EXERCISE =>
Print the listing in full, keeping every line exactly as it is.

Top of TASK MATERIAL

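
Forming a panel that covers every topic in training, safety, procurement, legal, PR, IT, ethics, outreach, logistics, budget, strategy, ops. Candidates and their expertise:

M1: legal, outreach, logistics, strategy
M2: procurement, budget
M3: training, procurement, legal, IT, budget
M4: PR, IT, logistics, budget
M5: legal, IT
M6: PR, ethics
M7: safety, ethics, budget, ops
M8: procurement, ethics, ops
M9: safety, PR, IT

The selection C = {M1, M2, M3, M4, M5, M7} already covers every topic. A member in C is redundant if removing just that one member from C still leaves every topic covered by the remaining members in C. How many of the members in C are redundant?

2

Drop M1: outreach, strategy uncovered — not redundant.
Drop M2: the rest still cover every topic — redundant.
Drop M3: training uncovered — not redundant.
Drop M4: PR uncovered — not redundant.
Drop M5: the rest still cover every topic — redundant.
Drop M7: safety, ethics, ops uncovered — not redundant.
2 redundant: M2, M5.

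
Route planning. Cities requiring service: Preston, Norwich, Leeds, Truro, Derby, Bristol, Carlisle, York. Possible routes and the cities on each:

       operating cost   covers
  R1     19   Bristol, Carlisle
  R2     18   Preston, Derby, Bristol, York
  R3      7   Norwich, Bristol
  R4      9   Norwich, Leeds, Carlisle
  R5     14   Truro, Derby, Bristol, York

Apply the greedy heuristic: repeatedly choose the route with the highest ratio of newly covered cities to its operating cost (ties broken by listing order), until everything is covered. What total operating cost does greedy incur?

41

Pick 1: R4 adds 3 new (Norwich, Leeds, Carlisle) at operating cost 9 (ratio 3/9).
Pick 2: R5 adds 4 new (Truro, Derby, Bristol, York) at operating cost 14 (ratio 4/14).
Pick 3: R2 adds 1 new (Preston) at operating cost 18 (ratio 1/18).
Greedy total operating cost: 9 + 14 + 18 = 41.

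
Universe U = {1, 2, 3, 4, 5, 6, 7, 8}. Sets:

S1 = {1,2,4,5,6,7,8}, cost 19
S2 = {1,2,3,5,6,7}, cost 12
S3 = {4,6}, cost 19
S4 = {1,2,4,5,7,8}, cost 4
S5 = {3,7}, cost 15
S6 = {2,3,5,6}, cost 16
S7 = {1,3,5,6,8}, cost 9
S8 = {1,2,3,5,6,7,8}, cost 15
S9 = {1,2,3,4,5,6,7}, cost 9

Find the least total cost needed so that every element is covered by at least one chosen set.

13

S4, S7 cover every element at cost 4 + 9 = 13.
Any cover uses at least 2 sets; among all covering selections none totals below 13.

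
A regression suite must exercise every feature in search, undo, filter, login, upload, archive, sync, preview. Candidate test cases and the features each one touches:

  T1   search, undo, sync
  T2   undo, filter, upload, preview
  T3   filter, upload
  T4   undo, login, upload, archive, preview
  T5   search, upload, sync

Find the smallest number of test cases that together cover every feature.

T1, T2, T4 together cover {search, undo, filter, login, upload, archive, sync, preview} — every feature.
No 2 of the 5 test cases cover everything (all 10 pairs fall short), so 3 is minimum.

3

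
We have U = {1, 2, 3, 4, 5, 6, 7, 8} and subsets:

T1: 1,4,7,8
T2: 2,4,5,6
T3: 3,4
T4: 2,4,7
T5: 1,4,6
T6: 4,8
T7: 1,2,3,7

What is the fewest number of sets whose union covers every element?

T1, T2, T3 together cover {1, 2, 3, 4, 5, 6, 7, 8} — every element.
No 2 of the 7 sets cover everything (all 21 pairs fall short), so 3 is minimum.

3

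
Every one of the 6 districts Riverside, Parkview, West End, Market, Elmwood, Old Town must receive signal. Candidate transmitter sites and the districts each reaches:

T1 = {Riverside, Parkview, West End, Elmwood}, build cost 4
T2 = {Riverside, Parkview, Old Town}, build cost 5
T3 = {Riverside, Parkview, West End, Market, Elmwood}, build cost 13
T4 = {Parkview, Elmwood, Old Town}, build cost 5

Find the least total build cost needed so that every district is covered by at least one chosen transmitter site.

18

T2, T3 cover every district at build cost 5 + 13 = 18.
Any cover uses at least 2 transmitter sites; among all covering selections none totals below 18.
Greedy by coverage-per-build cost would pick T1, T2, T3 for 22 — worse than the optimum 18.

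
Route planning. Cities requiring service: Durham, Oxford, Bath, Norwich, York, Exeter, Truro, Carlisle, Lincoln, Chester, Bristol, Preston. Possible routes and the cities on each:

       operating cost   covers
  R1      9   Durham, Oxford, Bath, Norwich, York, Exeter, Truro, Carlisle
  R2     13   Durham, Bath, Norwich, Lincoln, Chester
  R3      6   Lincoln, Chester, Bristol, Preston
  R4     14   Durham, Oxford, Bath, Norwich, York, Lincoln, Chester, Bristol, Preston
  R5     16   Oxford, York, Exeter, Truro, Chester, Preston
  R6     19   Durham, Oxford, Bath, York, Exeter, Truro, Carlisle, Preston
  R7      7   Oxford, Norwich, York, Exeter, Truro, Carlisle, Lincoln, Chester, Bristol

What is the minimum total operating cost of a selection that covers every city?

15

R1, R3 cover every city at operating cost 9 + 6 = 15.
Any cover uses at least 2 routes; among all covering selections none totals below 15.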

Bottom of TASK MATERIAL

EXERCISE OUTPUT =>
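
Forming a panel that covers every topic in training, safety, procurement, legal, PR, IT, ethics, outreach, logistics, budget, strategy, ops. Candidates and their expertise:

M1: legal, outreach, logistics, strategy
M2: procurement, budget
M3: training, procurement, legal, IT, budget
M4: PR, IT, logistics, budget
M5: legal, IT
M6: PR, ethics
M7: safety, ethics, budget, ops
M8: procurement, ethics, ops
M9: safety, PR, IT

The selection C = {M1, M2, M3, M4, M5, M7} already covers every topic. A member in C is redundant if removing just that one member from C still leaves every topic covered by the remaining members in C. How many of the members in C are redundant?

2

Drop M1: outreach, strategy uncovered — not redundant.
Drop M2: the rest still cover every topic — redundant.
Drop M3: training uncovered — not redundant.
Drop M4: PR uncovered — not redundant.
Drop M5: the rest still cover every topic — redundant.
Drop M7: safety, ethics, ops uncovered — not redundant.
2 redundant: M2, M5.

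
Route planning. Cities requiring service: Preston, Norwich, Leeds, Truro, Derby, Bristol, Carlisle, York. Possible routes and the cities on each:

       operating cost   covers
  R1     19   Bristol, Carlisle
  R2     18   Preston, Derby, Bristol, York
  R3      7   Norwich, Bristol
  R4      9   Norwich, Leeds, Carlisle
  R5     14   Truro, Derby, Bristol, York

Apply the greedy heuristic: repeatedly choose the route with the highest ratio of newly covered cities to its operating cost (ties broken by listing order), until everything is covered. What total operating cost does greedy incur?

41

Pick 1: R4 adds 3 new (Norwich, Leeds, Carlisle) at operating cost 9 (ratio 3/9).
Pick 2: R5 adds 4 new (Truro, Derby, Bristol, York) at operating cost 14 (ratio 4/14).
Pick 3: R2 adds 1 new (Preston) at operating cost 18 (ratio 1/18).
Greedy total operating cost: 9 + 14 + 18 = 41.

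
Universe U = {1, 2, 3, 4, 5, 6, 7, 8}. Sets:

S1 = {1,2,4,5,6,7,8}, cost 19
S2 = {1,2,3,5,6,7}, cost 12
S3 = {4,6}, cost 19
S4 = {1,2,4,5,7,8}, cost 4
S5 = {3,7}, cost 15
S6 = {2,3,5,6}, cost 16
S7 = {1,3,5,6,8}, cost 9
S8 = {1,2,3,5,6,7,8}, cost 15
S9 = {1,2,3,4,5,6,7}, cost 9

Find the least total cost needed so that every element is covered by at least one chosen set.

13

S4, S7 cover every element at cost 4 + 9 = 13.
Any cover uses at least 2 sets; among all covering selections none totals below 13.

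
A regression suite must exercise every feature in search, undo, filter, login, upload, archive, sync, preview. Candidate test cases and the features each one touches:

  T1   search, undo, sync
  T2   undo, filter, upload, preview
  T3   filter, upload
  T4   undo, login, upload, archive, preview
  T5   search, upload, sync

Find the smallest number of test cases that together cover every feature.

T1, T2, T4 together cover {search, undo, filter, login, upload, archive, sync, preview} — every feature.
No 2 of the 5 test cases cover everything (all 10 pairs fall short), so 3 is minimum.

3

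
We have U = {1, 2, 3, 4, 5, 6, 7, 8} and subsets:

T1: 1,4,7,8
T2: 2,4,5,6
T3: 3,4
T4: 2,4,7
T5: 1,4,6
T6: 4,8
T7: 1,2,3,7

What is the fewest number of sets whose union covers every element?

T1, T2, T3 together cover {1, 2, 3, 4, 5, 6, 7, 8} — every element.
No 2 of the 7 sets cover everything (all 21 pairs fall short), so 3 is minimum.

3

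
Every one of the 6 districts Riverside, Parkview, West End, Market, Elmwood, Old Town must receive signal. Candidate transmitter sites and the districts each reaches:

T1 = {Riverside, Parkview, West End, Elmwood}, build cost 4
T2 = {Riverside, Parkview, Old Town}, build cost 5
T3 = {Riverside, Parkview, West End, Market, Elmwood}, build cost 13
T4 = {Parkview, Elmwood, Old Town}, build cost 5

Find the least total build cost needed so that every district is covered by at least one chosen transmitter site.

18

T2, T3 cover every district at build cost 5 + 13 = 18.
Any cover uses at least 2 transmitter sites; among all covering selections none totals below 18.
Greedy by coverage-per-build cost would pick T1, T2, T3 for 22 — worse than the optimum 18.

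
Route planning. Cities requiring service: Durham, Oxford, Bath, Norwich, York, Exeter, Truro, Carlisle, Lincoln, Chester, Bristol, Preston. Possible routes and the cities on each:

       operating cost   covers
  R1      9   Durham, Oxford, Bath, Norwich, York, Exeter, Truro, Carlisle
  R2     13   Durham, Bath, Norwich, Lincoln, Chester
  R3      6   Lincoln, Chester, Bristol, Preston
  R4     14   Durham, Oxford, Bath, Norwich, York, Lincoln, Chester, Bristol, Preston
  R5     16   Oxford, York, Exeter, Truro, Chester, Preston
  R6     19   Durham, Oxford, Bath, York, Exeter, Truro, Carlisle, Preston
  R7      7   Oxford, Norwich, York, Exeter, Truro, Carlisle, Lincoln, Chester, Bristol

What is the minimum total operating cost of a selection that covers every city?

15

R1, R3 cover every city at operating cost 9 + 6 = 15.
Any cover uses at least 2 routes; among all covering selections none totals below 15.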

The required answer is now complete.